• **WHAT YOU HAVE TO DO**:
Return only that part of the material below which starts with the line containing "- Error review: 1" and goes on through the line containing "There is no", restated exactly.

━━━━━ SOURCE INFORMATION

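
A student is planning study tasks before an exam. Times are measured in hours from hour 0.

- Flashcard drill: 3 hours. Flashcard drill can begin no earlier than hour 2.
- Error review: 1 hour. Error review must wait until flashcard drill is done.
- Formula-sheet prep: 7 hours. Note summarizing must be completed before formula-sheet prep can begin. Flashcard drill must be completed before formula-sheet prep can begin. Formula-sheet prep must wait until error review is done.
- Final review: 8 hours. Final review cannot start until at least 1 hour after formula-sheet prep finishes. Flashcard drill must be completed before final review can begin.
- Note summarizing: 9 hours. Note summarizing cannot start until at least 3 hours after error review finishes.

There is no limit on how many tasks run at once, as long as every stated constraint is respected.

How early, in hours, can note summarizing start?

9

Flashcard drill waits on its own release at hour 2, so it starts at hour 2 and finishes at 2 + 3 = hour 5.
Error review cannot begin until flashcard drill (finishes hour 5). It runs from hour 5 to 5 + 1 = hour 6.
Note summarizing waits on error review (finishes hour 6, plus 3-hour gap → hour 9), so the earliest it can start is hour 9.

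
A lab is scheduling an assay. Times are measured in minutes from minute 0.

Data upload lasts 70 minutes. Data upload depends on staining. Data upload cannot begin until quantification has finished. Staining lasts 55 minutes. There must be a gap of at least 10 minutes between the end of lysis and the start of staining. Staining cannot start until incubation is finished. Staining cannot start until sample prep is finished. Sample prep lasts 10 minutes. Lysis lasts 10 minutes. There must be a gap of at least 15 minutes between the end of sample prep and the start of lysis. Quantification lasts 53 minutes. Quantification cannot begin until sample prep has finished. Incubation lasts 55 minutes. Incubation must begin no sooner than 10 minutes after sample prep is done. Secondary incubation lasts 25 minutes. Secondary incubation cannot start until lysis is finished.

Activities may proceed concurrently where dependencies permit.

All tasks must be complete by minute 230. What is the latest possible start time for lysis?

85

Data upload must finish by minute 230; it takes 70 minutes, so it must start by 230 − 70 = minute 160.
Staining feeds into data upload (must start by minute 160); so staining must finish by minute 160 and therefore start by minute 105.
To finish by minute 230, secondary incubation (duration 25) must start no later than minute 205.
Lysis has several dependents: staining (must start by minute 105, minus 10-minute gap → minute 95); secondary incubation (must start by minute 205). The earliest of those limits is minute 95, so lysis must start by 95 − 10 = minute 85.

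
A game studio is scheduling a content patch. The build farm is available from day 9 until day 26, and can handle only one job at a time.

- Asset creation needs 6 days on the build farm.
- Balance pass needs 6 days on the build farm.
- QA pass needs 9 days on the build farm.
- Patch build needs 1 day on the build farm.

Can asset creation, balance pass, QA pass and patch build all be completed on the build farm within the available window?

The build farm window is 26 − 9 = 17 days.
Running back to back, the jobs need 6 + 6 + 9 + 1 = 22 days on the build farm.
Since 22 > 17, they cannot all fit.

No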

━━━━━━━━━━
━━━━━ SOURCE INFORMATION

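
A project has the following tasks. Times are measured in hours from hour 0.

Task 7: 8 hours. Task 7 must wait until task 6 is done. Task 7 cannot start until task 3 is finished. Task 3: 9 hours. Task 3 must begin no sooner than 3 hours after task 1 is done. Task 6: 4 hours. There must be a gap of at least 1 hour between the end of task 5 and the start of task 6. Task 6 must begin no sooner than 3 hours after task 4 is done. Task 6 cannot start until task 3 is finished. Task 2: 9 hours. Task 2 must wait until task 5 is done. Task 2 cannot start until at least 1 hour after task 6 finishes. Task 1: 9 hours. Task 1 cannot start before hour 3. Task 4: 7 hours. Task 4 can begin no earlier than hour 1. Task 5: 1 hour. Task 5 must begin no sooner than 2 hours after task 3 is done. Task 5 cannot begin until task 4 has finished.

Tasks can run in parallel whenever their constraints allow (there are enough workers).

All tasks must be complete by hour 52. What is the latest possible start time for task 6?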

━━━━━━━━━━
━━━━━ SOURCE INFORMATION

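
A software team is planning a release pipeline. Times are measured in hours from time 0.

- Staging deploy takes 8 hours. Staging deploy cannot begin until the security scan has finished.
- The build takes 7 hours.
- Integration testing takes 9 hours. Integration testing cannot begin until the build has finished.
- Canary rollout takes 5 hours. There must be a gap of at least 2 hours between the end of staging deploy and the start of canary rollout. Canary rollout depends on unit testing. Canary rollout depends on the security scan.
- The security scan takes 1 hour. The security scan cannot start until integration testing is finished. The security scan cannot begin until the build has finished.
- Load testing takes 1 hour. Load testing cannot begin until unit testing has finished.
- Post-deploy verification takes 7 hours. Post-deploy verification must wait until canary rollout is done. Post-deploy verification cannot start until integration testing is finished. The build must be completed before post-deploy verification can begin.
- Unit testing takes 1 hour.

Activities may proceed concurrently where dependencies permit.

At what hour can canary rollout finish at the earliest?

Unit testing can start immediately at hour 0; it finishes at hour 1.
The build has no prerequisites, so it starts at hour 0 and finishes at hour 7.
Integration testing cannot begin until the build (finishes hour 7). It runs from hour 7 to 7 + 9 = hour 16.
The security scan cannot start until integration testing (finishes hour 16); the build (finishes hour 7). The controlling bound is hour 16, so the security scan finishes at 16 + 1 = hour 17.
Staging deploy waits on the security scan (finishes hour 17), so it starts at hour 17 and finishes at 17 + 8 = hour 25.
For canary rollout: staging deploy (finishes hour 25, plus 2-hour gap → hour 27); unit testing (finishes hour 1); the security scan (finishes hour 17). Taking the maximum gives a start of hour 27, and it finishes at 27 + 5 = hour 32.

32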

━━━━━━━━━━

• **ANSWER FOR THIS EXERCISE**:
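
- Error review: 1 hour. Error review must wait until flashcard drill is done.
- Formula-sheet prep: 7 hours. Note summarizing must be completed before formula-sheet prep can begin. Flashcard drill must be completed before formula-sheet prep can begin. Formula-sheet prep must wait until error review is done.
- Final review: 8 hours. Final review cannot start until at least 1 hour after formula-sheet prep finishes. Flashcard drill must be completed before final review can begin.
- Note summarizing: 9 hours. Note summarizing cannot start until at least 3 hours after error review finishes.

There is no limit on how many tasks run at once, as long as every stated constraint is respected.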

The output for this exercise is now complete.